* [Required work]: Could you copy every line of the data that contains "produces"?

* [Information]:
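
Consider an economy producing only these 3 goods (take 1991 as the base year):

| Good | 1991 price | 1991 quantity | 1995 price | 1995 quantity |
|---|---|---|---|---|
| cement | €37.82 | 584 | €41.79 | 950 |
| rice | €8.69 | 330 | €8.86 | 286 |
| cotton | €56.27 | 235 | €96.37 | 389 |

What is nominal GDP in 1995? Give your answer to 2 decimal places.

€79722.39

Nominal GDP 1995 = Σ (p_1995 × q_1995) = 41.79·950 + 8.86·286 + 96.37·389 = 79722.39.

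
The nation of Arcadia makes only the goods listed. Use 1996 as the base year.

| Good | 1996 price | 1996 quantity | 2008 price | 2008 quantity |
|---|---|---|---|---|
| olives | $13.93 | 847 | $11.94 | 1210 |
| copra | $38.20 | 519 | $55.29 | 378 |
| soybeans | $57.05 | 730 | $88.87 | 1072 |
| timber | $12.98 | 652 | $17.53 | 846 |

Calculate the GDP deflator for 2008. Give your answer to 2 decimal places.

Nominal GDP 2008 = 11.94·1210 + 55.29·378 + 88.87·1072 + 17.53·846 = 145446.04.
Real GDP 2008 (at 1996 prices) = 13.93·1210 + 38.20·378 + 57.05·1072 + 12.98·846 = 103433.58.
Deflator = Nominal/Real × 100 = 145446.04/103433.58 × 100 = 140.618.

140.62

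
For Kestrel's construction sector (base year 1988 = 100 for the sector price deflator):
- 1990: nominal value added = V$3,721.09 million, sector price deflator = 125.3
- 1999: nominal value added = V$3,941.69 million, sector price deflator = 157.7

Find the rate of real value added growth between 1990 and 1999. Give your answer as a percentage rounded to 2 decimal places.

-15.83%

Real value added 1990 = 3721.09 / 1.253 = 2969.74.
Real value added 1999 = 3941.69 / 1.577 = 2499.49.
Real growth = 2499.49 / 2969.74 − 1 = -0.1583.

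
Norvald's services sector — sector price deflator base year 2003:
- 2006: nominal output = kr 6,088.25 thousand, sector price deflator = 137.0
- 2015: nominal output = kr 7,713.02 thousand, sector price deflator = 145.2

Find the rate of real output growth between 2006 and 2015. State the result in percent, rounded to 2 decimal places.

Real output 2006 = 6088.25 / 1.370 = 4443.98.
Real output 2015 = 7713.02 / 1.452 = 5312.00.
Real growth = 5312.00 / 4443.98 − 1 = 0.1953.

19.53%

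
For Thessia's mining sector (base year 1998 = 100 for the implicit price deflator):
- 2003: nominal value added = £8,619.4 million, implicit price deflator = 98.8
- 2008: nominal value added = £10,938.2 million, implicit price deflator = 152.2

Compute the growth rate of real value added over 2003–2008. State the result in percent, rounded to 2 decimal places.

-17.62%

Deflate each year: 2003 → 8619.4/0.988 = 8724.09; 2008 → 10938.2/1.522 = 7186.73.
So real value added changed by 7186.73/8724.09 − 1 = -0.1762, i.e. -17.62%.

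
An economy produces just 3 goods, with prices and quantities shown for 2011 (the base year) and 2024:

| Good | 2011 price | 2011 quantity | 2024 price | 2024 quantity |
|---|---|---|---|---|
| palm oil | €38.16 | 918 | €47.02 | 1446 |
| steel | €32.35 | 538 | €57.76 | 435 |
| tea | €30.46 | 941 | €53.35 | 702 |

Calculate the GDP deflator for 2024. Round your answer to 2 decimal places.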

* * *

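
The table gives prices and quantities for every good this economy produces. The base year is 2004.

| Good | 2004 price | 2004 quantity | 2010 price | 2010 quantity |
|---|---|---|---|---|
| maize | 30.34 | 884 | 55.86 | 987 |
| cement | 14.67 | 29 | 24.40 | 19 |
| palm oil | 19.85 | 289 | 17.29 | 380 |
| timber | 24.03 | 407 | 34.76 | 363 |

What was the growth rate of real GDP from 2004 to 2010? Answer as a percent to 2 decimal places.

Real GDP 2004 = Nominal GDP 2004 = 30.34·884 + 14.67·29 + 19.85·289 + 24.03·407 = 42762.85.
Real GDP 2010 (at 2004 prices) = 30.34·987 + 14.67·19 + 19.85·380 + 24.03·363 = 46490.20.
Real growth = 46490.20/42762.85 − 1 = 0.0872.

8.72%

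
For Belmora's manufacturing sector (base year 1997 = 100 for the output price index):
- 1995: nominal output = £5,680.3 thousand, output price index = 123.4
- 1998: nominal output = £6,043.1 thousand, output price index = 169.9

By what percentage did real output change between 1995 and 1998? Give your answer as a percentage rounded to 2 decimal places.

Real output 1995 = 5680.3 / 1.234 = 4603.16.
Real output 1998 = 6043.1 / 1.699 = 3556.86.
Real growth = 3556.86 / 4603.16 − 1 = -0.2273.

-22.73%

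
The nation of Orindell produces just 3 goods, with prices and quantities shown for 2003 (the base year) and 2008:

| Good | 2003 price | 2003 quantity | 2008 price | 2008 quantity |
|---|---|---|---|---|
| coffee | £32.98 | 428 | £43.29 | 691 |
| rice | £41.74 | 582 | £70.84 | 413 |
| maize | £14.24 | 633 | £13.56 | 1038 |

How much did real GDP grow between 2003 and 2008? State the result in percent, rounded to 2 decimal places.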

* [Solution for this task]:
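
An economy produces just 3 goods, with prices and quantities shown for 2011 (the base year) and 2024:
The table gives prices and quantities for every good this economy produces. The base year is 2004.
The nation of Orindell produces just 3 goods, with prices and quantities shown for 2003 (the base year) and 2008: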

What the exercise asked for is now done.